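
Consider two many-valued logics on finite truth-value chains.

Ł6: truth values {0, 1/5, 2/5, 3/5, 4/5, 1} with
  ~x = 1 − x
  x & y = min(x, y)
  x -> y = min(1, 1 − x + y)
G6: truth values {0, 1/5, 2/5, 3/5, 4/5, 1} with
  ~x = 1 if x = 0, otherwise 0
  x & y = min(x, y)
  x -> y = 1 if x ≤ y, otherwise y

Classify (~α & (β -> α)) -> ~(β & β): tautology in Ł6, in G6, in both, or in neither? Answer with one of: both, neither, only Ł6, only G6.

only G6

In Ł6: at α = 1/5, β = 2/5 the value is 4/5 — not a tautology.
In G6: every assignment gives 1 — tautology.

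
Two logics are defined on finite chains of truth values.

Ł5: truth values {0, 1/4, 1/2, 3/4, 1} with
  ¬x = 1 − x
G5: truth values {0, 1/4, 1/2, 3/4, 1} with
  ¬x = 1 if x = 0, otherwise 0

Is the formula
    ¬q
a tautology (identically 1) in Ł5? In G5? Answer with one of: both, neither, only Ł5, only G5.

In Ł5: at q = 1/4 the value is 3/4 — not a tautology.
In G5: at q = 1/4 the value is 0 — not a tautology.

neither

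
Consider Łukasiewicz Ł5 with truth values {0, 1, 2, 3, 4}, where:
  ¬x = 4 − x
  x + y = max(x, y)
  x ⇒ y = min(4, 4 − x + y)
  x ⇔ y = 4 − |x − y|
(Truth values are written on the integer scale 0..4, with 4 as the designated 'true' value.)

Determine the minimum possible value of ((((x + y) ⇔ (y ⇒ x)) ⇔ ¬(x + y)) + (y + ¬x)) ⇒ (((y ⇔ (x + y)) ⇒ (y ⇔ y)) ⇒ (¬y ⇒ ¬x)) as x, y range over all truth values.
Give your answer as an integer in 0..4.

2

Take x = 2, y = 0:
x + y = 2 + 0 = 2
y ⇒ x = 0 ⇒ 2 = 4
(x + y) ⇔ (y ⇒ x) = 2 ⇔ 4 = 2
x + y = 2 + 0 = 2
¬(x + y) = ¬2 = 2
((x + y) ⇔ (y ⇒ x)) ⇔ ¬(x + y) = 2 ⇔ 2 = 4
¬x = ¬2 = 2
y + ¬x = 0 + 2 = 2
(((x + y) ⇔ (y ⇒ x)) ⇔ ¬(x + y)) + (y + ¬x) = 4 + 2 = 4
x + y = 2 + 0 = 2
y ⇔ (x + y) = 0 ⇔ 2 = 2
y ⇔ y = 0 ⇔ 0 = 4
(y ⇔ (x + y)) ⇒ (y ⇔ y) = 2 ⇒ 4 = 4
¬y = ¬0 = 4
¬x = ¬2 = 2
¬y ⇒ ¬x = 4 ⇒ 2 = 2
((y ⇔ (x + y)) ⇒ (y ⇔ y)) ⇒ (¬y ⇒ ¬x) = 4 ⇒ 2 = 2
((((x + y) ⇔ (y ⇒ x)) ⇔ ¬(x + y)) + (y + ¬x)) ⇒ (((y ⇔ (x + y)) ⇒ (y ⇔ y)) ⇒ (¬y ⇒ ¬x)) = 4 ⇒ 2 = 2
No assignment yields a value below 2, so this is the minimum.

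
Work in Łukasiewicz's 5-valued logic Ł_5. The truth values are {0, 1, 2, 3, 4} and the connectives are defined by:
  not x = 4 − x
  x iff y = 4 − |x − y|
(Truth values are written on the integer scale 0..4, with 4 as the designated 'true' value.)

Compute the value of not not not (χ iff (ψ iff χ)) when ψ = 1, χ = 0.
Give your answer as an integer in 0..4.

ψ iff χ = 1 iff 0 = 3
χ iff (ψ iff χ) = 0 iff 3 = 1
not (χ iff (ψ iff χ)) = not 1 = 3
not not (χ iff (ψ iff χ)) = not 3 = 1
not not not (χ iff (ψ iff χ)) = not 1 = 3

3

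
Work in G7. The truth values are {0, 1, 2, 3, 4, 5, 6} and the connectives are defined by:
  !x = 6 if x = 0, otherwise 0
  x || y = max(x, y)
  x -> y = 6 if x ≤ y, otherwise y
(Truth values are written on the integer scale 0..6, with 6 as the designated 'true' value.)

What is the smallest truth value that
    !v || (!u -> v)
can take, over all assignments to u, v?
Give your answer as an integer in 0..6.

1

Take u = 0, v = 1:
!v = !1 = 0
!u = !0 = 6
!u -> v = 6 -> 1 = 1
!v || (!u -> v) = 0 || 1 = 1
No assignment yields a value below 1, so this is the minimum.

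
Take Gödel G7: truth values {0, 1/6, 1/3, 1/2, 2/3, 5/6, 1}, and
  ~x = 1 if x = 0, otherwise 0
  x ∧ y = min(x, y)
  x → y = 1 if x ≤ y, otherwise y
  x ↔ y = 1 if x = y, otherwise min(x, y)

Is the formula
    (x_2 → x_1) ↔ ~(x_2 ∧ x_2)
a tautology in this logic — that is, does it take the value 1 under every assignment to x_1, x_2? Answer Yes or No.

Counterexample: take x_1 = 1/6, x_2 = 1/6.
x_2 → x_1 = 1/6 → 1/6 = 1
x_2 ∧ x_2 = 1/6 ∧ 1/6 = 1/6
~(x_2 ∧ x_2) = ~1/6 = 0
(x_2 → x_1) ↔ ~(x_2 ∧ x_2) = 1 ↔ 0 = 0
This gives 0 ≠ 1.

No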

● BRIEF: Working from the data above, extract solely the lines from the one containing "x ⇒ y = min(4, 4 − x + y)" through the one containing "Take Gödel G7: truth", exactly as they appear, both included.

● RESPONSE TO THE TASK:
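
  x ⇒ y = min(4, 4 − x + y)
  x ⇔ y = 4 − |x − y|
(Truth values are written on the integer scale 0..4, with 4 as the designated 'true' value.)

Determine the minimum possible value of ((((x + y) ⇔ (y ⇒ x)) ⇔ ¬(x + y)) + (y + ¬x)) ⇒ (((y ⇔ (x + y)) ⇒ (y ⇔ y)) ⇒ (¬y ⇒ ¬x)) as x, y range over all truth values.
Give your answer as an integer in 0..4.

2

Take x = 2, y = 0:
x + y = 2 + 0 = 2
y ⇒ x = 0 ⇒ 2 = 4
(x + y) ⇔ (y ⇒ x) = 2 ⇔ 4 = 2
x + y = 2 + 0 = 2
¬(x + y) = ¬2 = 2
((x + y) ⇔ (y ⇒ x)) ⇔ ¬(x + y) = 2 ⇔ 2 = 4
¬x = ¬2 = 2
y + ¬x = 0 + 2 = 2
(((x + y) ⇔ (y ⇒ x)) ⇔ ¬(x + y)) + (y + ¬x) = 4 + 2 = 4
x + y = 2 + 0 = 2
y ⇔ (x + y) = 0 ⇔ 2 = 2
y ⇔ y = 0 ⇔ 0 = 4
(y ⇔ (x + y)) ⇒ (y ⇔ y) = 2 ⇒ 4 = 4
¬y = ¬0 = 4
¬x = ¬2 = 2
¬y ⇒ ¬x = 4 ⇒ 2 = 2
((y ⇔ (x + y)) ⇒ (y ⇔ y)) ⇒ (¬y ⇒ ¬x) = 4 ⇒ 2 = 2
((((x + y) ⇔ (y ⇒ x)) ⇔ ¬(x + y)) + (y + ¬x)) ⇒ (((y ⇔ (x + y)) ⇒ (y ⇔ y)) ⇒ (¬y ⇒ ¬x)) = 4 ⇒ 2 = 2
No assignment yields a value below 2, so this is the minimum.

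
Work in Łukasiewicz's 5-valued logic Ł_5. The truth values are {0, 1, 2, 3, 4} and the connectives are defined by:
  not x = 4 − x
  x iff y = 4 − |x − y|
(Truth values are written on the integer scale 0..4, with 4 as the designated 'true' value.)

Compute the value of not not not (χ iff (ψ iff χ)) when ψ = 1, χ = 0.
Give your answer as an integer in 0..4.

ψ iff χ = 1 iff 0 = 3
χ iff (ψ iff χ) = 0 iff 3 = 1
not (χ iff (ψ iff χ)) = not 1 = 3
not not (χ iff (ψ iff χ)) = not 3 = 1
not not not (χ iff (ψ iff χ)) = not 1 = 3

3

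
Work in G7. The truth values are {0, 1, 2, 3, 4, 5, 6} and the connectives are defined by:
  !x = 6 if x = 0, otherwise 0
  x || y = max(x, y)
  x -> y = 6 if x ≤ y, otherwise y
(Truth values are written on the integer scale 0..6, with 6 as the designated 'true' value.)

What is the smallest truth value that
    !v || (!u -> v)
can take, over all assignments to u, v?
Give your answer as an integer in 0..6.

1

Take u = 0, v = 1:
!v = !1 = 0
!u = !0 = 6
!u -> v = 6 -> 1 = 1
!v || (!u -> v) = 0 || 1 = 1
No assignment yields a value below 1, so this is the minimum.

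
Take Gödel G7: truth values {0, 1/6, 1/3, 1/2, 2/3, 5/6, 1}, and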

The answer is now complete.